[Records shown Boundary: Start]

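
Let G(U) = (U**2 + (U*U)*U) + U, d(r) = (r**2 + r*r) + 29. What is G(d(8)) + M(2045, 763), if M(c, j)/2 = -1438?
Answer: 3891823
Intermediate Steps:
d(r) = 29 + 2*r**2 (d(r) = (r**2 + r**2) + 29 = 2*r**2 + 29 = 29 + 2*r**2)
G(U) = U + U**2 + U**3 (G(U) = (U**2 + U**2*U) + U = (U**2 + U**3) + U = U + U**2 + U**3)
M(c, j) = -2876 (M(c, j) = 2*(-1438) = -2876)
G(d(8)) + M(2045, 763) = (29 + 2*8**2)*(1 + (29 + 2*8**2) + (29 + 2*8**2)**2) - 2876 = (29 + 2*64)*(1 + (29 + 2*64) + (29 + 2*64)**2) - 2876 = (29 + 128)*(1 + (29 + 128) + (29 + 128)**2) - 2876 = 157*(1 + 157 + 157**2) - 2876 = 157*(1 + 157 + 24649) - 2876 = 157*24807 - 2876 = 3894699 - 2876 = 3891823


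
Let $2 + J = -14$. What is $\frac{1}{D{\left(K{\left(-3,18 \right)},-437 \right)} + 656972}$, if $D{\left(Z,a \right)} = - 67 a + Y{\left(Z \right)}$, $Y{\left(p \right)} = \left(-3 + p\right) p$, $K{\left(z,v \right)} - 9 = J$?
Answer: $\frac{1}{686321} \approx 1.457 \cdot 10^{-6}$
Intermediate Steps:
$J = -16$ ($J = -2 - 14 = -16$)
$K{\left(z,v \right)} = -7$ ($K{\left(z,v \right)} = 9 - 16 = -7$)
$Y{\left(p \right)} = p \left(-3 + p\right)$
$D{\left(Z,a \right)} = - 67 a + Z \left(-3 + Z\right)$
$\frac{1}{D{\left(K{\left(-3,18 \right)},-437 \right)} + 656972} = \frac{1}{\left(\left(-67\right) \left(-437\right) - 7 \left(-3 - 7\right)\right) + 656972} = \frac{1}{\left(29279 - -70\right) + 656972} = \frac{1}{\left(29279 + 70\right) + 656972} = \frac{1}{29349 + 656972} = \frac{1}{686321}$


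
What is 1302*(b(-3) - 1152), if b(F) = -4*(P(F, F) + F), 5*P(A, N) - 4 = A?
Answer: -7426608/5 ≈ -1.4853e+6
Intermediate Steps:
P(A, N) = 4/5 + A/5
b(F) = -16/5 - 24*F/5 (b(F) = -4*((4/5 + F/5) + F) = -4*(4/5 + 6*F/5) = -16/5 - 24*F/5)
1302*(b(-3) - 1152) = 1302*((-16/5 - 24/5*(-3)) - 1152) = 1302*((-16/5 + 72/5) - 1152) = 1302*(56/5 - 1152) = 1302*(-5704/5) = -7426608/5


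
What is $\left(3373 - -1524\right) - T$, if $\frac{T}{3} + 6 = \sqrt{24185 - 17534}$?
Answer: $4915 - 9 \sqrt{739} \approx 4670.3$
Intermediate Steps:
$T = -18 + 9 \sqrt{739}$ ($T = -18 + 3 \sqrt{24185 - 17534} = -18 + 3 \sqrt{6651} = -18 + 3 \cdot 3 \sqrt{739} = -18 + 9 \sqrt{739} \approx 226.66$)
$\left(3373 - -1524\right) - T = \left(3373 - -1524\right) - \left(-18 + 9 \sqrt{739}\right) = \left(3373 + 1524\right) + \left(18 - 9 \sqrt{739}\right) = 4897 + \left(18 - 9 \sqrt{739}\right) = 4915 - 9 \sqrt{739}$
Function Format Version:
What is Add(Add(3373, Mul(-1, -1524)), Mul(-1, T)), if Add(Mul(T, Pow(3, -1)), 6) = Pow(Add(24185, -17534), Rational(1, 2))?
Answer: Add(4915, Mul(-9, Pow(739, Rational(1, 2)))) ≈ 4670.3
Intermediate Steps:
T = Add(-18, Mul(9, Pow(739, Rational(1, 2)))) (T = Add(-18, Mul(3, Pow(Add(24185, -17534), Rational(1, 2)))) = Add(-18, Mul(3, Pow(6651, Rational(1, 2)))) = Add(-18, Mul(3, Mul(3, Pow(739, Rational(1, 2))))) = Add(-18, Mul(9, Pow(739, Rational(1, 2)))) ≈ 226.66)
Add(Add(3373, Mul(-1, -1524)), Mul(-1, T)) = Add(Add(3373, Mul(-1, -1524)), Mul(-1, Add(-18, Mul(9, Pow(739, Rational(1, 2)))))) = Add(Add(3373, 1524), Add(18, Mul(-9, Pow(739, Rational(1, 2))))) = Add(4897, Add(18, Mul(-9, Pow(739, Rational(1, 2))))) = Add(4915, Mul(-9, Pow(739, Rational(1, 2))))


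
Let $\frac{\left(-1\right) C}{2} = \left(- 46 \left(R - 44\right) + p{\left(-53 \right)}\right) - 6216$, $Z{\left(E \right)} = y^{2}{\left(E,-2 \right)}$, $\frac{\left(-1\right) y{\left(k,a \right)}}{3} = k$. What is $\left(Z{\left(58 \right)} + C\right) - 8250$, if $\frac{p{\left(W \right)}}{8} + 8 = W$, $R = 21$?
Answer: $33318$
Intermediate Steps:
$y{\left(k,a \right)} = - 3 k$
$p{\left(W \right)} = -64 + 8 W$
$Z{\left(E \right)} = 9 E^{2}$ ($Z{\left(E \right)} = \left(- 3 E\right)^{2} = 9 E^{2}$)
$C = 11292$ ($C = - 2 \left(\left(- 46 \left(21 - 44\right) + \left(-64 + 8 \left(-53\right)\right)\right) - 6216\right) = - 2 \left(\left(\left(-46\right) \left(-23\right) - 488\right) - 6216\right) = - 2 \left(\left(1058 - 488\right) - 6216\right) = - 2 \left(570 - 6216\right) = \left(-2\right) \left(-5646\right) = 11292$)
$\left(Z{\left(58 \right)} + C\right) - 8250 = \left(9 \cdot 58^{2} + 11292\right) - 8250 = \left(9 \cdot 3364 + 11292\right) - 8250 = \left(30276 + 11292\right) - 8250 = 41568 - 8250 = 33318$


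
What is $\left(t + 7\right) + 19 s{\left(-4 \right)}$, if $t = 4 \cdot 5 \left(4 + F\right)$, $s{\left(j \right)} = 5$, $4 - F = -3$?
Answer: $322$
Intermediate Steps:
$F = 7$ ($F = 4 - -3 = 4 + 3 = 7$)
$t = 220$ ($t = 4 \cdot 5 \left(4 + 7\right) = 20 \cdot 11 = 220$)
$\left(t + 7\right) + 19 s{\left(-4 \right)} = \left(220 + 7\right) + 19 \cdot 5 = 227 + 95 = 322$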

[Records shown Boundary: End]

Each line above that holds the string "Answer" should be copied and shown.

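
Answer: 3891823
Answer: $\frac{1}{686321} \approx 1.457 \cdot 10^{-6}$
Answer: -7426608/5 ≈ -1.4853e+6
Answer: $4915 - 9 \sqrt{739} \approx 4670.3$
Answer: Add(4915, Mul(-9, Pow(739, Rational(1, 2)))) ≈ 4670.3
Answer: $33318$
Answer: $322$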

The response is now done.